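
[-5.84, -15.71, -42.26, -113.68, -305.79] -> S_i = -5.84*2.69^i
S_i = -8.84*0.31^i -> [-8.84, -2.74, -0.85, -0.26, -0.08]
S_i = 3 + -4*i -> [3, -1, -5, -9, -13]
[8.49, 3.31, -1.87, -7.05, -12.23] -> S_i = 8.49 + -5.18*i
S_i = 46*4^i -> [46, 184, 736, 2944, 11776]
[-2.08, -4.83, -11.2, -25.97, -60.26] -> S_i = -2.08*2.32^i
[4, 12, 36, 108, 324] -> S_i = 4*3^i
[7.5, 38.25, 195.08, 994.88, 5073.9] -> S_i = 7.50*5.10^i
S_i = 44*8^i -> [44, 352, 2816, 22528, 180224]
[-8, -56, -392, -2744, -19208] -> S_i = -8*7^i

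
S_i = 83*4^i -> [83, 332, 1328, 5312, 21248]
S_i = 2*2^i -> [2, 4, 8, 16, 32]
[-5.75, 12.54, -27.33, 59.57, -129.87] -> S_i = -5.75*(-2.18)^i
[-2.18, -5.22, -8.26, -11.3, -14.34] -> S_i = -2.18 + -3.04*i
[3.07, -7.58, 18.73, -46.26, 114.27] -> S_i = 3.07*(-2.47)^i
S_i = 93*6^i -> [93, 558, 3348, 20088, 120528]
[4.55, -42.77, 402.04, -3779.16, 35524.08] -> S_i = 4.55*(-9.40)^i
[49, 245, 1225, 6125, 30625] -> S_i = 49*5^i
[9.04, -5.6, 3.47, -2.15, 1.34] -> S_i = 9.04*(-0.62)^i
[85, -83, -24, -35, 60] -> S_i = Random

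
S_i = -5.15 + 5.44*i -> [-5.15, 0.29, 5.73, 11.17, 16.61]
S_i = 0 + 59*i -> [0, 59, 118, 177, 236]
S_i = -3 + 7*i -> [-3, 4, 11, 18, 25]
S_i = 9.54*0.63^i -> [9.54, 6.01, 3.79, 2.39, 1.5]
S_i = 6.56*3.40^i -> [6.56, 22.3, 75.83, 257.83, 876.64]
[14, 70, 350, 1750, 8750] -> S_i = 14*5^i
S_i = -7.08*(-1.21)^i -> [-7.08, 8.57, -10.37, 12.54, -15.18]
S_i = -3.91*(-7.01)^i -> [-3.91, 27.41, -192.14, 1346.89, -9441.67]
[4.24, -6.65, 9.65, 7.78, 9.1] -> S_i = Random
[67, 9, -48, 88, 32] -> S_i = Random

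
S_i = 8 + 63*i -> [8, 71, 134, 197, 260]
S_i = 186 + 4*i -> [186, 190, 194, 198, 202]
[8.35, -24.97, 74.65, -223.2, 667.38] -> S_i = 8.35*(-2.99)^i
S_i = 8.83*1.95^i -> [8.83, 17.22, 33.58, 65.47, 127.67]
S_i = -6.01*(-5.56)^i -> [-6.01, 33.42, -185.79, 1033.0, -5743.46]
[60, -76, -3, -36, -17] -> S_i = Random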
□ □ □ □ □
Across the material, how many lines contain "Random"? The reply must be that number and nothing else.

4